Your assignment
The expected output is the complete data, reproduced exactly.

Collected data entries
[Start of section]

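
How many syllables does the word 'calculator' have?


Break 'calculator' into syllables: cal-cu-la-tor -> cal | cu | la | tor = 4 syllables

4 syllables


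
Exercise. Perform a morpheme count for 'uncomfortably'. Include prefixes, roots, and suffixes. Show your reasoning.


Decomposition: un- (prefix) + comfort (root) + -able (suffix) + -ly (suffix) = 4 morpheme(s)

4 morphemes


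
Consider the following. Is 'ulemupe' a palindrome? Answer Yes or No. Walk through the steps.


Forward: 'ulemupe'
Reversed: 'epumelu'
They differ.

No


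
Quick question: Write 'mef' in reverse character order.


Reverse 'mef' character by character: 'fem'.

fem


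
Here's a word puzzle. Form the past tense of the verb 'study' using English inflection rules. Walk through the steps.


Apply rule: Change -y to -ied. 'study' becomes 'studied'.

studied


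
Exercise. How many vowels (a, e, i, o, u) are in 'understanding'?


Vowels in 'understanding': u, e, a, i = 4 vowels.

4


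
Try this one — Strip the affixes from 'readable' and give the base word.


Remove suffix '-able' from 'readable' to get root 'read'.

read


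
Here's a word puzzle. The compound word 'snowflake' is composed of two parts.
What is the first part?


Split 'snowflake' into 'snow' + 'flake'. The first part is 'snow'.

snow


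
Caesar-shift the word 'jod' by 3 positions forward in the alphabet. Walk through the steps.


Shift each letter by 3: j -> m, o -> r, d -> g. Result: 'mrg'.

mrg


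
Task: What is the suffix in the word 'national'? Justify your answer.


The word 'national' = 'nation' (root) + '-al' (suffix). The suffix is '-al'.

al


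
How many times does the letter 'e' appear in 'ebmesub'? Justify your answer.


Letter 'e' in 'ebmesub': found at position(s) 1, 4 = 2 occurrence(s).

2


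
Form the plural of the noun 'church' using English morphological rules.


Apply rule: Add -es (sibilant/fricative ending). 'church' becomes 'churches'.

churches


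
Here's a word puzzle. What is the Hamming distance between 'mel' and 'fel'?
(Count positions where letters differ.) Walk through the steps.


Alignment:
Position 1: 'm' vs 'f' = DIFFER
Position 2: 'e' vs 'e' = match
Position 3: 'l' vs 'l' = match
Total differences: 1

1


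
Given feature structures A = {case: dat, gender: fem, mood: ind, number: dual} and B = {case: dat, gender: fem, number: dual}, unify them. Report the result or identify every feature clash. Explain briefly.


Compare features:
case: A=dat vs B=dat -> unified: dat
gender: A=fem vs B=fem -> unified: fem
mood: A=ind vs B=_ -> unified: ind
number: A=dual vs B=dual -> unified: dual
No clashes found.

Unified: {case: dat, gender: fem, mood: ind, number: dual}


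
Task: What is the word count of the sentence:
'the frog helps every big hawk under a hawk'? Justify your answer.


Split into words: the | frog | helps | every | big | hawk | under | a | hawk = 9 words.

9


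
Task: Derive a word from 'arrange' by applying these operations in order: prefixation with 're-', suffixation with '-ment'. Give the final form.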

[End of section]

Result of the task
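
How many syllables does the word 'calculator' have?


Break 'calculator' into syllables: cal-cu-la-tor -> cal | cu | la | tor = 4 syllables

4 syllables


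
Exercise. Perform a morpheme count for 'uncomfortably'. Include prefixes, roots, and suffixes. Show your reasoning.


Decomposition: un- (prefix) + comfort (root) + -able (suffix) + -ly (suffix) = 4 morpheme(s)

4 morphemes


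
Consider the following. Is 'ulemupe' a palindrome? Answer Yes or No. Walk through the steps.


Forward: 'ulemupe'
Reversed: 'epumelu'
They differ.

No


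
Quick question: Write 'mef' in reverse character order.


Reverse 'mef' character by character: 'fem'.

fem


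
Here's a word puzzle. Form the past tense of the verb 'study' using English inflection rules. Walk through the steps.


Apply rule: Change -y to -ied. 'study' becomes 'studied'.

studied


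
Exercise. How many vowels (a, e, i, o, u) are in 'understanding'?


Vowels in 'understanding': u, e, a, i = 4 vowels.

4


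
Try this one — Strip the affixes from 'readable' and give the base word.


Remove suffix '-able' from 'readable' to get root 'read'.

read


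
Here's a word puzzle. The compound word 'snowflake' is composed of two parts.
What is the first part?


Split 'snowflake' into 'snow' + 'flake'. The first part is 'snow'.

snow


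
Caesar-shift the word 'jod' by 3 positions forward in the alphabet. Walk through the steps.


Shift each letter by 3: j -> m, o -> r, d -> g. Result: 'mrg'.

mrg


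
Task: What is the suffix in the word 'national'? Justify your answer.


The word 'national' = 'nation' (root) + '-al' (suffix). The suffix is '-al'.

al


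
How many times does the letter 'e' appear in 'ebmesub'? Justify your answer.


Letter 'e' in 'ebmesub': found at position(s) 1, 4 = 2 occurrence(s).

2


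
Form the plural of the noun 'church' using English morphological rules.


Apply rule: Add -es (sibilant/fricative ending). 'church' becomes 'churches'.

churches


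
Here's a word puzzle. What is the Hamming distance between 'mel' and 'fel'?
(Count positions where letters differ.) Walk through the steps.


Alignment:
Position 1: 'm' vs 'f' = DIFFER
Position 2: 'e' vs 'e' = match
Position 3: 'l' vs 'l' = match
Total differences: 1

1


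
Given feature structures A = {case: dat, gender: fem, mood: ind, number: dual} and B = {case: dat, gender: fem, number: dual}, unify them. Report the result or identify every feature clash. Explain briefly.


Compare features:
case: A=dat vs B=dat -> unified: dat
gender: A=fem vs B=fem -> unified: fem
mood: A=ind vs B=_ -> unified: ind
number: A=dual vs B=dual -> unified: dual
No clashes found.

Unified: {case: dat, gender: fem, mood: ind, number: dual}


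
Task: What is the word count of the sentence:
'the frog helps every big hawk under a hawk'? Justify your answer.


Split into words: the | frog | helps | every | big | hawk | under | a | hawk = 9 words.

9


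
Task: Derive a word from 'arrange' by applying these operations in order: prefixation with 're-', suffixation with '-ment'. Give the final form.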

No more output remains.